Among the entries below, copy every line that carries the word "least".

SUPPLIED RECORDS START

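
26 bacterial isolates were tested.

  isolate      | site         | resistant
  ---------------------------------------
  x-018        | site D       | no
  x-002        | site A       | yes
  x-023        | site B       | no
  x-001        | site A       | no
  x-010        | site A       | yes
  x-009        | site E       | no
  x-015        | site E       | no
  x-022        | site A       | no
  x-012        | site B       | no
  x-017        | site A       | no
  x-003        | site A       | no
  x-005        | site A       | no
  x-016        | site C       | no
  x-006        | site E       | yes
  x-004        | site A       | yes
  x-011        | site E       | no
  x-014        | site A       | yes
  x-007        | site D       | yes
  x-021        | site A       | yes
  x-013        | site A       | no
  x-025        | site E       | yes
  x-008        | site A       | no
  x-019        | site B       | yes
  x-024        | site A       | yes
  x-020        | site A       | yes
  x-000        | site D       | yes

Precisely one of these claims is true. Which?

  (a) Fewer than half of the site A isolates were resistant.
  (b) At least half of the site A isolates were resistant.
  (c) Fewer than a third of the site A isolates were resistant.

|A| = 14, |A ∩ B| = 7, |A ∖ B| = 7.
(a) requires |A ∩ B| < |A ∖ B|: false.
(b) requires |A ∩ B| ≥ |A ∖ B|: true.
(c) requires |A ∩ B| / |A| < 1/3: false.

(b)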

SUPPLIED RECORDS END
SUPPLIED RECORDS START

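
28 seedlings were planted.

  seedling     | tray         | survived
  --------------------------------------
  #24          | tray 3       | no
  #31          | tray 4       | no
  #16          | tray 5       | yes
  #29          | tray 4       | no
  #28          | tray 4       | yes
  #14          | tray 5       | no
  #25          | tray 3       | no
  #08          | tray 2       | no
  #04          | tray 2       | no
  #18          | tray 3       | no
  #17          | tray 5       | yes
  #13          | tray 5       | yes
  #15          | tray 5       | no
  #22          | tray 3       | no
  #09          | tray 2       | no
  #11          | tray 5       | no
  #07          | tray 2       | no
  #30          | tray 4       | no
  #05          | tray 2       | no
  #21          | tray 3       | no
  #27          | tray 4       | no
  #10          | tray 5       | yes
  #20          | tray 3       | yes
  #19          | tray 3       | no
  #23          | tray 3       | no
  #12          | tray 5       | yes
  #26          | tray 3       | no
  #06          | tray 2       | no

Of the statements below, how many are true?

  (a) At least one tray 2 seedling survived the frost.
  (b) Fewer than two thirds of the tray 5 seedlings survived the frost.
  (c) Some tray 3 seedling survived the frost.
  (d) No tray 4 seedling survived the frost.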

SUPPLIED RECORDS END

RESPONSE BOX
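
  (b) At least half of the site A isolates were resistant.
  (a) At least one tray 2 seedling survived the frost.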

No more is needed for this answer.